[DATA Boundary: Start]
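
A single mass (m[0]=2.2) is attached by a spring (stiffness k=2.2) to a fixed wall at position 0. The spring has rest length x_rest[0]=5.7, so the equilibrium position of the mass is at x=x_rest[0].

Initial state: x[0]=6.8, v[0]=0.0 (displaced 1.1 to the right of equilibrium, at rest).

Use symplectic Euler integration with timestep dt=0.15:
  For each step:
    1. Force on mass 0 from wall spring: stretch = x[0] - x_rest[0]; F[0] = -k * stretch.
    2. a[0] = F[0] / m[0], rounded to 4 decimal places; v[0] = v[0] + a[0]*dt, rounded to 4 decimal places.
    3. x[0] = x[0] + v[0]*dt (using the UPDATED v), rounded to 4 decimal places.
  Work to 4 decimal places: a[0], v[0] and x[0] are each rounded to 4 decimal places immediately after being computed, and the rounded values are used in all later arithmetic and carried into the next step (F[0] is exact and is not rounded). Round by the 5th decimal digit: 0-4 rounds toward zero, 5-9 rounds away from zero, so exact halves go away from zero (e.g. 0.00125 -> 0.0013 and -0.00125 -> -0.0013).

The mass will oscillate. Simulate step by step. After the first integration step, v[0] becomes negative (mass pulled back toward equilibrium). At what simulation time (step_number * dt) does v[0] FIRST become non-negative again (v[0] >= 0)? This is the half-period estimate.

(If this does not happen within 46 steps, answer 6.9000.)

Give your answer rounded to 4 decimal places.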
[DATA Boundary: End]
[DATA Boundary: Start]
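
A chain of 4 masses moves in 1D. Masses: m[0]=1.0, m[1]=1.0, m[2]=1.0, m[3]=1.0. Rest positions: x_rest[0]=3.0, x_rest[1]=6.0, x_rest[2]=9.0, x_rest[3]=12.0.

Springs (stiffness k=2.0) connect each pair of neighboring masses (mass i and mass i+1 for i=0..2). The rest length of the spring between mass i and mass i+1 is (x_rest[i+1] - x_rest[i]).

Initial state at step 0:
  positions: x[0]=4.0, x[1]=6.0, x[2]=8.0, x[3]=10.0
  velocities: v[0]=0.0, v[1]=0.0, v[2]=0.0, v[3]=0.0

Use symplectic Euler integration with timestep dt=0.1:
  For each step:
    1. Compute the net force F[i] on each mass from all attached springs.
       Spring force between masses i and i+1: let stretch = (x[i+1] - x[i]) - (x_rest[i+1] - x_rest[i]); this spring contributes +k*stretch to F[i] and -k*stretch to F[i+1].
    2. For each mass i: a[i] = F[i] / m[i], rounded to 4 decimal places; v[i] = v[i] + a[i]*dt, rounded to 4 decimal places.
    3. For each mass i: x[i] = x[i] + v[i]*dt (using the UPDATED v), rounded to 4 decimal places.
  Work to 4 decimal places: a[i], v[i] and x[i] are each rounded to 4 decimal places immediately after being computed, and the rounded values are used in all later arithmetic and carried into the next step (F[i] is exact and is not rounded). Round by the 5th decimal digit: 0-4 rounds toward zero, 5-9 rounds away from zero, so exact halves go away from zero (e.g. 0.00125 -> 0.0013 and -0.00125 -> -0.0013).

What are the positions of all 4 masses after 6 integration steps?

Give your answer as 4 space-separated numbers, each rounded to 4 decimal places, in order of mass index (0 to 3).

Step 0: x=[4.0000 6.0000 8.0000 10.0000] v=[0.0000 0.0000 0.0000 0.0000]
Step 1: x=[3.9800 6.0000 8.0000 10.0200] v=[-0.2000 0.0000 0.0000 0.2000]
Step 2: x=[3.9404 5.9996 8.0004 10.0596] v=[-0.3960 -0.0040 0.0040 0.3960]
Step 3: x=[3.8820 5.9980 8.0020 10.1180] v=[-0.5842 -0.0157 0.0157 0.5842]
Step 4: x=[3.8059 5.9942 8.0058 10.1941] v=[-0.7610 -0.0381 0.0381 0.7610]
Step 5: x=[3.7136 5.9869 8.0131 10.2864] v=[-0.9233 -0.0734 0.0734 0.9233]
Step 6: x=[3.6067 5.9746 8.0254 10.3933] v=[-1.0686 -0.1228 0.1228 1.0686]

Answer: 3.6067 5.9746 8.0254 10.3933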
[DATA Boundary: End]
Retype the records above, but only those lines that fall between the line containing "3. x[0] = x[0]" and the line containing "Give your answer rounded to 4 decimal places.", with both of those lines included, exactly as written.

:: TASK RESPONSE ::
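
    3. x[0] = x[0] + v[0]*dt (using the UPDATED v), rounded to 4 decimal places.
  Work to 4 decimal places: a[0], v[0] and x[0] are each rounded to 4 decimal places immediately after being computed, and the rounded values are used in all later arithmetic and carried into the next step (F[0] is exact and is not rounded). Round by the 5th decimal digit: 0-4 rounds toward zero, 5-9 rounds away from zero, so exact halves go away from zero (e.g. 0.00125 -> 0.0013 and -0.00125 -> -0.0013).

The mass will oscillate. Simulate step by step. After the first integration step, v[0] becomes negative (mass pulled back toward equilibrium). At what simulation time (step_number * dt) does v[0] FIRST become non-negative again (v[0] >= 0)? This is the half-period estimate.

(If this does not happen within 46 steps, answer 6.9000.)

Give your answer rounded to 4 decimal places.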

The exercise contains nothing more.